--- START ---
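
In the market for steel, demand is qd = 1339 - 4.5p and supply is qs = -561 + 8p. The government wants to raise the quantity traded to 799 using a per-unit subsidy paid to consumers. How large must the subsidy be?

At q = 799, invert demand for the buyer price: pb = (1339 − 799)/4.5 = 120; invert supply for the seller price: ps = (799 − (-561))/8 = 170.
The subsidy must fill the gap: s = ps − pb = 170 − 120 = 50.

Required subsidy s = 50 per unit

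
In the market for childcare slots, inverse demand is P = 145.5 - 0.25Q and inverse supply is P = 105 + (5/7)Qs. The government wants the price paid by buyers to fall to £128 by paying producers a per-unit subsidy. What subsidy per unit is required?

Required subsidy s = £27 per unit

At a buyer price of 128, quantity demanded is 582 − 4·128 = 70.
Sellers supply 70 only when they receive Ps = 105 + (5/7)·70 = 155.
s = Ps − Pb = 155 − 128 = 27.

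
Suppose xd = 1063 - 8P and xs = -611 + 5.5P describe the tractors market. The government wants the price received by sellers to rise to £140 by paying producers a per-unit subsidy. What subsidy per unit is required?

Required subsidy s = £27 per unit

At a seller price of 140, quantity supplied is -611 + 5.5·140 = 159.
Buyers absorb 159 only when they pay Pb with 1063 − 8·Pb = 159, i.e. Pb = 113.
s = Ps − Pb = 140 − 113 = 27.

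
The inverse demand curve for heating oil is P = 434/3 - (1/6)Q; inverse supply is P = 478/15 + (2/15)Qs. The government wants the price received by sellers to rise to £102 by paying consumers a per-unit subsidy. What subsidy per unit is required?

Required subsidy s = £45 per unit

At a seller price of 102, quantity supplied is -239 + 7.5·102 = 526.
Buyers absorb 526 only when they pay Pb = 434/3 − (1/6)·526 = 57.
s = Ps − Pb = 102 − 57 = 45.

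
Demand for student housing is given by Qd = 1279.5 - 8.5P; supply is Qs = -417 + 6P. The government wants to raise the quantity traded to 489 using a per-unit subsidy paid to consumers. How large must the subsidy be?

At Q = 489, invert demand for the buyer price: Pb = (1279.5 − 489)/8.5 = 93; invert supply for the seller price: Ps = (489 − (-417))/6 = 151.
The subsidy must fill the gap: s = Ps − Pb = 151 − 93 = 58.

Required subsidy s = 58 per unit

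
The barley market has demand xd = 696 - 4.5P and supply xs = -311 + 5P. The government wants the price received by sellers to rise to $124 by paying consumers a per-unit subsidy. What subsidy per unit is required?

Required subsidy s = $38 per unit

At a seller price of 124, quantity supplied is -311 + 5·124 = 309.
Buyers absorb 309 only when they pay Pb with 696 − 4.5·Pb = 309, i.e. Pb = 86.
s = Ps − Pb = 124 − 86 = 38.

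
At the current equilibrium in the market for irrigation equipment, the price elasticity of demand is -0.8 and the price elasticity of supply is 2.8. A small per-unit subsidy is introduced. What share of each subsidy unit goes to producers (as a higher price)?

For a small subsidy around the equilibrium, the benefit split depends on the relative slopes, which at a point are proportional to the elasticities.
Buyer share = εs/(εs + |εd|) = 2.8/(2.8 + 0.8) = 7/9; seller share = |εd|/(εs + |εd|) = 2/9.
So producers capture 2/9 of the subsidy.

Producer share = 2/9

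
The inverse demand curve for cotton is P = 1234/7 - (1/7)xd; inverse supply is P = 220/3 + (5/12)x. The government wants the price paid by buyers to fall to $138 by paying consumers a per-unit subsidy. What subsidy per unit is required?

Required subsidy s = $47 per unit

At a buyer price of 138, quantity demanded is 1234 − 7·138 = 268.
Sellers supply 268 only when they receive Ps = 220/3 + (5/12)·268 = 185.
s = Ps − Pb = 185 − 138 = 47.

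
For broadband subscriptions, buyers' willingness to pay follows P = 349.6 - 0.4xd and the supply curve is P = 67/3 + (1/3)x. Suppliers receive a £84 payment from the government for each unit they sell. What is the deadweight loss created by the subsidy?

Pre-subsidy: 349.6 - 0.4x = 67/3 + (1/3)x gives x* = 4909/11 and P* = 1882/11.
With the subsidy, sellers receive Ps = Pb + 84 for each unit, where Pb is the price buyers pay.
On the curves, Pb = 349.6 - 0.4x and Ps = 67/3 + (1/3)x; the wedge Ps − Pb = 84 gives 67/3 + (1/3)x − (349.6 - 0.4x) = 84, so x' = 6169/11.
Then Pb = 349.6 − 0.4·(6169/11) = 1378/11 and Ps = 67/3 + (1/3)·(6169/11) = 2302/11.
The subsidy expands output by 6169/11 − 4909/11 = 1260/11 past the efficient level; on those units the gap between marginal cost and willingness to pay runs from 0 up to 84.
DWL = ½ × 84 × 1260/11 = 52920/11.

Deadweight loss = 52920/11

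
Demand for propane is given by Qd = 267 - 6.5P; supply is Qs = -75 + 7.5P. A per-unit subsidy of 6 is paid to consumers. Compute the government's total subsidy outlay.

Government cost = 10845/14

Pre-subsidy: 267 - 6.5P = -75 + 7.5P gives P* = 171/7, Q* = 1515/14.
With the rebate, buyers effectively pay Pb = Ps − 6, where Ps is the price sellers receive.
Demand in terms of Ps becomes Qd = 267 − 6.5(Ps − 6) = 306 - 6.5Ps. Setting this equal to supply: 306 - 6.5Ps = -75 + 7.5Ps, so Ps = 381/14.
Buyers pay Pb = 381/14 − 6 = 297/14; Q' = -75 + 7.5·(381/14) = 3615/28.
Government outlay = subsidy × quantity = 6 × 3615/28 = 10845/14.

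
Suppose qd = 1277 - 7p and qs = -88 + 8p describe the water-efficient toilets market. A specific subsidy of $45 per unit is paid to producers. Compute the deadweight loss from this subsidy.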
--- END ---
- [EXERCISE]: The lines above are to be retyped exactly, with none omitted.

- [OUTPUT FOR THIS TASK]:
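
In the market for steel, demand is qd = 1339 - 4.5p and supply is qs = -561 + 8p. The government wants to raise the quantity traded to 799 using a per-unit subsidy paid to consumers. How large must the subsidy be?

At q = 799, invert demand for the buyer price: pb = (1339 − 799)/4.5 = 120; invert supply for the seller price: ps = (799 − (-561))/8 = 170.
The subsidy must fill the gap: s = ps − pb = 170 − 120 = 50.

Required subsidy s = 50 per unit

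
In the market for childcare slots, inverse demand is P = 145.5 - 0.25Q and inverse supply is P = 105 + (5/7)Qs. The government wants the price paid by buyers to fall to £128 by paying producers a per-unit subsidy. What subsidy per unit is required?

Required subsidy s = £27 per unit

At a buyer price of 128, quantity demanded is 582 − 4·128 = 70.
Sellers supply 70 only when they receive Ps = 105 + (5/7)·70 = 155.
s = Ps − Pb = 155 − 128 = 27.

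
Suppose xd = 1063 - 8P and xs = -611 + 5.5P describe the tractors market. The government wants the price received by sellers to rise to £140 by paying producers a per-unit subsidy. What subsidy per unit is required?

Required subsidy s = £27 per unit

At a seller price of 140, quantity supplied is -611 + 5.5·140 = 159.
Buyers absorb 159 only when they pay Pb with 1063 − 8·Pb = 159, i.e. Pb = 113.
s = Ps − Pb = 140 − 113 = 27.

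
The inverse demand curve for heating oil is P = 434/3 - (1/6)Q; inverse supply is P = 478/15 + (2/15)Qs. The government wants the price received by sellers to rise to £102 by paying consumers a per-unit subsidy. What subsidy per unit is required?

Required subsidy s = £45 per unit

At a seller price of 102, quantity supplied is -239 + 7.5·102 = 526.
Buyers absorb 526 only when they pay Pb = 434/3 − (1/6)·526 = 57.
s = Ps − Pb = 102 − 57 = 45.

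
Demand for student housing is given by Qd = 1279.5 - 8.5P; supply is Qs = -417 + 6P. The government wants to raise the quantity traded to 489 using a per-unit subsidy paid to consumers. How large must the subsidy be?

At Q = 489, invert demand for the buyer price: Pb = (1279.5 − 489)/8.5 = 93; invert supply for the seller price: Ps = (489 − (-417))/6 = 151.
The subsidy must fill the gap: s = Ps − Pb = 151 − 93 = 58.

Required subsidy s = 58 per unit

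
The barley market has demand xd = 696 - 4.5P and supply xs = -311 + 5P. The government wants the price received by sellers to rise to $124 by paying consumers a per-unit subsidy. What subsidy per unit is required?

Required subsidy s = $38 per unit

At a seller price of 124, quantity supplied is -311 + 5·124 = 309.
Buyers absorb 309 only when they pay Pb with 696 − 4.5·Pb = 309, i.e. Pb = 86.
s = Ps − Pb = 124 − 86 = 38.

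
At the current equilibrium in the market for irrigation equipment, the price elasticity of demand is -0.8 and the price elasticity of supply is 2.8. A small per-unit subsidy is introduced. What share of each subsidy unit goes to producers (as a higher price)?

For a small subsidy around the equilibrium, the benefit split depends on the relative slopes, which at a point are proportional to the elasticities.
Buyer share = εs/(εs + |εd|) = 2.8/(2.8 + 0.8) = 7/9; seller share = |εd|/(εs + |εd|) = 2/9.
So producers capture 2/9 of the subsidy.

Producer share = 2/9

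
The inverse demand curve for cotton is P = 1234/7 - (1/7)xd; inverse supply is P = 220/3 + (5/12)x. The government wants the price paid by buyers to fall to $138 by paying consumers a per-unit subsidy. What subsidy per unit is required?

Required subsidy s = $47 per unit

At a buyer price of 138, quantity demanded is 1234 − 7·138 = 268.
Sellers supply 268 only when they receive Ps = 220/3 + (5/12)·268 = 185.
s = Ps − Pb = 185 − 138 = 47.

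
For broadband subscriptions, buyers' willingness to pay follows P = 349.6 - 0.4xd and the supply curve is P = 67/3 + (1/3)x. Suppliers receive a £84 payment from the government for each unit they sell. What is the deadweight loss created by the subsidy?

Pre-subsidy: 349.6 - 0.4x = 67/3 + (1/3)x gives x* = 4909/11 and P* = 1882/11.
With the subsidy, sellers receive Ps = Pb + 84 for each unit, where Pb is the price buyers pay.
On the curves, Pb = 349.6 - 0.4x and Ps = 67/3 + (1/3)x; the wedge Ps − Pb = 84 gives 67/3 + (1/3)x − (349.6 - 0.4x) = 84, so x' = 6169/11.
Then Pb = 349.6 − 0.4·(6169/11) = 1378/11 and Ps = 67/3 + (1/3)·(6169/11) = 2302/11.
The subsidy expands output by 6169/11 − 4909/11 = 1260/11 past the efficient level; on those units the gap between marginal cost and willingness to pay runs from 0 up to 84.
DWL = ½ × 84 × 1260/11 = 52920/11.

Deadweight loss = 52920/11

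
Demand for propane is given by Qd = 267 - 6.5P; supply is Qs = -75 + 7.5P. A per-unit subsidy of 6 is paid to consumers. Compute the government's total subsidy outlay.

Government cost = 10845/14

Pre-subsidy: 267 - 6.5P = -75 + 7.5P gives P* = 171/7, Q* = 1515/14.
With the rebate, buyers effectively pay Pb = Ps − 6, where Ps is the price sellers receive.
Demand in terms of Ps becomes Qd = 267 − 6.5(Ps − 6) = 306 - 6.5Ps. Setting this equal to supply: 306 - 6.5Ps = -75 + 7.5Ps, so Ps = 381/14.
Buyers pay Pb = 381/14 − 6 = 297/14; Q' = -75 + 7.5·(381/14) = 3615/28.
Government outlay = subsidy × quantity = 6 × 3615/28 = 10845/14.

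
Suppose qd = 1277 - 7p and qs = -88 + 8p describe the water-efficient toilets market. A specific subsidy of $45 per unit is paid to producers. Compute the deadweight loss from this subsidy.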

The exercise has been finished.